How do the records below read from their first line through the line containing "104 | 312 |"? Write those lines out exactly.

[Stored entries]
========

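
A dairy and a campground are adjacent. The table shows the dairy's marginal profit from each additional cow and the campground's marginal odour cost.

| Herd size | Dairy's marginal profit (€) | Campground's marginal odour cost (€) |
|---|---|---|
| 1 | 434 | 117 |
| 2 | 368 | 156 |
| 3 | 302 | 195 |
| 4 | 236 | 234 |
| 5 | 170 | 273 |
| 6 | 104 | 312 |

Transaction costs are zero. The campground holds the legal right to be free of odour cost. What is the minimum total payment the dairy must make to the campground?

€702

Efficient level: marginal profit ≥ marginal odour cost through level 4, so k* = 4.
With the campground holding the right, the dairy must at least compensate total damage at k*: 117 + 156 + 195 + 234 = 702.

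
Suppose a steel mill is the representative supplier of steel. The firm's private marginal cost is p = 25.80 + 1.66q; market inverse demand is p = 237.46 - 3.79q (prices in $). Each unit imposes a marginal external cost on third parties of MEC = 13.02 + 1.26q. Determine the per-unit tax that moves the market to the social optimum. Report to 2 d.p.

Social marginal cost = private MC + MEC = 38.82 + 2.92q.
Set SMC = demand: 38.82 + 2.92q = 237.46 - 3.79q → q* = 29.6036.
The Pigouvian tax equals MEC at q*: 13.02 + 1.26×29.6036 = 50.3205.

tax = $50.32 per unit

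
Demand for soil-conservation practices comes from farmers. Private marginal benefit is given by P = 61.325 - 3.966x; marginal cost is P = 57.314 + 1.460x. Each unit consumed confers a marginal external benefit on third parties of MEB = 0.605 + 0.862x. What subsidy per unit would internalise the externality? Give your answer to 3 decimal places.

Social marginal benefit = demand + MEB = 61.930 - 3.104x.
Set SMB = MC: 61.930 - 3.104x = 57.314 + 1.460x → x* = 1.0114.
The Pigouvian subsidy equals MEB at x*: 0.605 + 0.862×1.0114 = 1.4768.

subsidy = 1.477 per unit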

========

Exercise response:
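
A dairy and a campground are adjacent. The table shows the dairy's marginal profit from each additional cow and the campground's marginal odour cost.

| Herd size | Dairy's marginal profit (€) | Campground's marginal odour cost (€) |
|---|---|---|
| 1 | 434 | 117 |
| 2 | 368 | 156 |
| 3 | 302 | 195 |
| 4 | 236 | 234 |
| 5 | 170 | 273 |
| 6 | 104 | 312 |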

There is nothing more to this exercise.